Problem statement ->
Return the records below exactly, leaving nothing out.
* * * * * * * * *
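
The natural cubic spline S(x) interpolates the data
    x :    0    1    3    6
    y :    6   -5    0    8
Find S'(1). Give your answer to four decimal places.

Write M_i for S''(x_i). With h_i = 1, 2, 3 and divided differences Δ_i = -11, 5/2, 8/3, the continuity of S' gives the tridiagonal system
  1·M_0 + 6·M_1 + 2·M_2 = 6(Δ_1 - Δ_0) = 81
  2·M_1 + 10·M_2 + 3·M_3 = 6(Δ_2 - Δ_1) = 1
Natural end conditions: M_0 = M_3 = 0.
Solving: M_0 = 0, M_1 = 101/7, M_2 = -39/14, M_3 = 0.
On [1, 3], S'(x) = b_1 + 2c_1·(x - 1) + 3d_1·(x - 1)² with b_1 = Δ_1 - h_1(2M_1 + M_2)/6 = -130/21, c_1 = M_1/2 = 101/14, d_1 = (M_2 - M_1)/(6h_1) = -241/168. So S'(1) = -130/21.

-6.1905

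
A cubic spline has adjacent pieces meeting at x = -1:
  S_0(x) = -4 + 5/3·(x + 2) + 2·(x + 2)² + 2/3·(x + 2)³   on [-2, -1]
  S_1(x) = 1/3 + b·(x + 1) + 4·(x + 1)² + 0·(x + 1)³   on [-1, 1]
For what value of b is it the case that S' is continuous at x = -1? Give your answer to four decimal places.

7.6667

S_0'(x) = 5/3 + 4·(x + 2) + 2·(x + 2)², so S_0'(-1) = 23/3. On the right, S_1'(-1) = b, so b = 23/3.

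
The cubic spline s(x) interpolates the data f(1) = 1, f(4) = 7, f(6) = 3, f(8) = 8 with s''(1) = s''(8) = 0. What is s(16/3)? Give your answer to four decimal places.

Let M_i = s''(x_i). Step sizes h_i = 3, 2, 2; slopes of the chords Δ_i = (y_(i+1) - y_i)/h_i = 2, -2, 5/2.
  3·M_0 + 10·M_1 + 2·M_2 = 6(Δ_1 - Δ_0) = -24
  2·M_1 + 8·M_2 + 2·M_3 = 6(Δ_2 - Δ_1) = 27
Natural end conditions: M_0 = M_3 = 0.
Forward elimination and back-substitution give M_0 = 0, M_1 = -123/38, M_2 = 159/38, M_3 = 0.
On [4, 6], s(x) = 7 - 47/38·(x - 4) - 123/76·(x - 4)² + 47/76·(x - 4)³.
With (x - 4) = 4/3: s(16/3) = 2021/513.

3.9396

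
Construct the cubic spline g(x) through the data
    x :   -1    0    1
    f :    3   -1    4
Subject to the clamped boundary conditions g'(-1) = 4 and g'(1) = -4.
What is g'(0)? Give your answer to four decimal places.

0.7500

With M_i denoting the second derivative at x_i, h_i = 1, 1, and Δ_i = (y_(i+1) − y_i)/h_i = -4, 5:
  1·M_0 + 4·M_1 + 1·M_2 = 6(Δ_1 - Δ_0) = 54
Clamped end conditions give two more equations: 2h_0·M_0 + h_0·M_1 = 6(Δ_0 - g'(-1)) = -48 and h_1·M_1 + 2h_1·M_2 = 6(g'(1) - Δ_1) = -54.
Hence M_0 = -83/2, M_1 = 35, M_2 = -89/2.
On [0, 1], g'(x) = b_1 + 2c_1·x + 3d_1·x² with b_1 = Δ_1 - h_1(2M_1 + M_2)/6 = 3/4, c_1 = M_1/2 = 35/2, d_1 = (M_2 - M_1)/(6h_1) = -53/4. So g'(0) = 3/4.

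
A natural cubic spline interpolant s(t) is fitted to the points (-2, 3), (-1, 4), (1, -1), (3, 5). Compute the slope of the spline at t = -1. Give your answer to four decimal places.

-0.7727

With M_i denoting the second derivative at x_i, h_i = 1, 2, 2, and Δ_i = (y_(i+1) − y_i)/h_i = 1, -5/2, 3:
  1·M_0 + 6·M_1 + 2·M_2 = 6(Δ_1 - Δ_0) = -21
  2·M_1 + 8·M_2 + 2·M_3 = 6(Δ_2 - Δ_1) = 33
Natural end conditions: M_0 = M_3 = 0.
Forward elimination and back-substitution give M_0 = 0, M_1 = -117/22, M_2 = 60/11, M_3 = 0.
On [-1, 1], s'(t) = b_1 + 2c_1·(t + 1) + 3d_1·(t + 1)² with b_1 = Δ_1 - h_1(2M_1 + M_2)/6 = -17/22, c_1 = M_1/2 = -117/44, d_1 = (M_2 - M_1)/(6h_1) = 79/88. So s'(-1) = -17/22.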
* * * * * * * * *
Task solution ->
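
The natural cubic spline S(x) interpolates the data
    x :    0    1    3    6
    y :    6   -5    0    8
Find S'(1). Give your answer to four decimal places.

Write M_i for S''(x_i). With h_i = 1, 2, 3 and divided differences Δ_i = -11, 5/2, 8/3, the continuity of S' gives the tridiagonal system
  1·M_0 + 6·M_1 + 2·M_2 = 6(Δ_1 - Δ_0) = 81
  2·M_1 + 10·M_2 + 3·M_3 = 6(Δ_2 - Δ_1) = 1
Natural end conditions: M_0 = M_3 = 0.
Solving: M_0 = 0, M_1 = 101/7, M_2 = -39/14, M_3 = 0.
On [1, 3], S'(x) = b_1 + 2c_1·(x - 1) + 3d_1·(x - 1)² with b_1 = Δ_1 - h_1(2M_1 + M_2)/6 = -130/21, c_1 = M_1/2 = 101/14, d_1 = (M_2 - M_1)/(6h_1) = -241/168. So S'(1) = -130/21.

-6.1905

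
A cubic spline has adjacent pieces meeting at x = -1:
  S_0(x) = -4 + 5/3·(x + 2) + 2·(x + 2)² + 2/3·(x + 2)³   on [-2, -1]
  S_1(x) = 1/3 + b·(x + 1) + 4·(x + 1)² + 0·(x + 1)³   on [-1, 1]
For what value of b is it the case that S' is continuous at x = -1? Give your answer to four decimal places.

7.6667

S_0'(x) = 5/3 + 4·(x + 2) + 2·(x + 2)², so S_0'(-1) = 23/3. On the right, S_1'(-1) = b, so b = 23/3.

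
The cubic spline s(x) interpolates the data f(1) = 1, f(4) = 7, f(6) = 3, f(8) = 8 with s''(1) = s''(8) = 0. What is s(16/3)? Give your answer to four decimal places.

Let M_i = s''(x_i). Step sizes h_i = 3, 2, 2; slopes of the chords Δ_i = (y_(i+1) - y_i)/h_i = 2, -2, 5/2.
  3·M_0 + 10·M_1 + 2·M_2 = 6(Δ_1 - Δ_0) = -24
  2·M_1 + 8·M_2 + 2·M_3 = 6(Δ_2 - Δ_1) = 27
Natural end conditions: M_0 = M_3 = 0.
Forward elimination and back-substitution give M_0 = 0, M_1 = -123/38, M_2 = 159/38, M_3 = 0.
On [4, 6], s(x) = 7 - 47/38·(x - 4) - 123/76·(x - 4)² + 47/76·(x - 4)³.
With (x - 4) = 4/3: s(16/3) = 2021/513.

3.9396

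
Construct the cubic spline g(x) through the data
    x :   -1    0    1
    f :    3   -1    4
Subject to the clamped boundary conditions g'(-1) = 4 and g'(1) = -4.
What is g'(0)? Give your answer to four decimal places.

0.7500

With M_i denoting the second derivative at x_i, h_i = 1, 1, and Δ_i = (y_(i+1) − y_i)/h_i = -4, 5:
  1·M_0 + 4·M_1 + 1·M_2 = 6(Δ_1 - Δ_0) = 54
Clamped end conditions give two more equations: 2h_0·M_0 + h_0·M_1 = 6(Δ_0 - g'(-1)) = -48 and h_1·M_1 + 2h_1·M_2 = 6(g'(1) - Δ_1) = -54.
Hence M_0 = -83/2, M_1 = 35, M_2 = -89/2.
On [0, 1], g'(x) = b_1 + 2c_1·x + 3d_1·x² with b_1 = Δ_1 - h_1(2M_1 + M_2)/6 = 3/4, c_1 = M_1/2 = 35/2, d_1 = (M_2 - M_1)/(6h_1) = -53/4. So g'(0) = 3/4.

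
A natural cubic spline interpolant s(t) is fitted to the points (-2, 3), (-1, 4), (1, -1), (3, 5). Compute the slope of the spline at t = -1. Give your answer to four decimal places.

-0.7727

With M_i denoting the second derivative at x_i, h_i = 1, 2, 2, and Δ_i = (y_(i+1) − y_i)/h_i = 1, -5/2, 3:
  1·M_0 + 6·M_1 + 2·M_2 = 6(Δ_1 - Δ_0) = -21
  2·M_1 + 8·M_2 + 2·M_3 = 6(Δ_2 - Δ_1) = 33
Natural end conditions: M_0 = M_3 = 0.
Forward elimination and back-substitution give M_0 = 0, M_1 = -117/22, M_2 = 60/11, M_3 = 0.
On [-1, 1], s'(t) = b_1 + 2c_1·(t + 1) + 3d_1·(t + 1)² with b_1 = Δ_1 - h_1(2M_1 + M_2)/6 = -17/22, c_1 = M_1/2 = -117/44, d_1 = (M_2 - M_1)/(6h_1) = 79/88. So s'(-1) = -17/22.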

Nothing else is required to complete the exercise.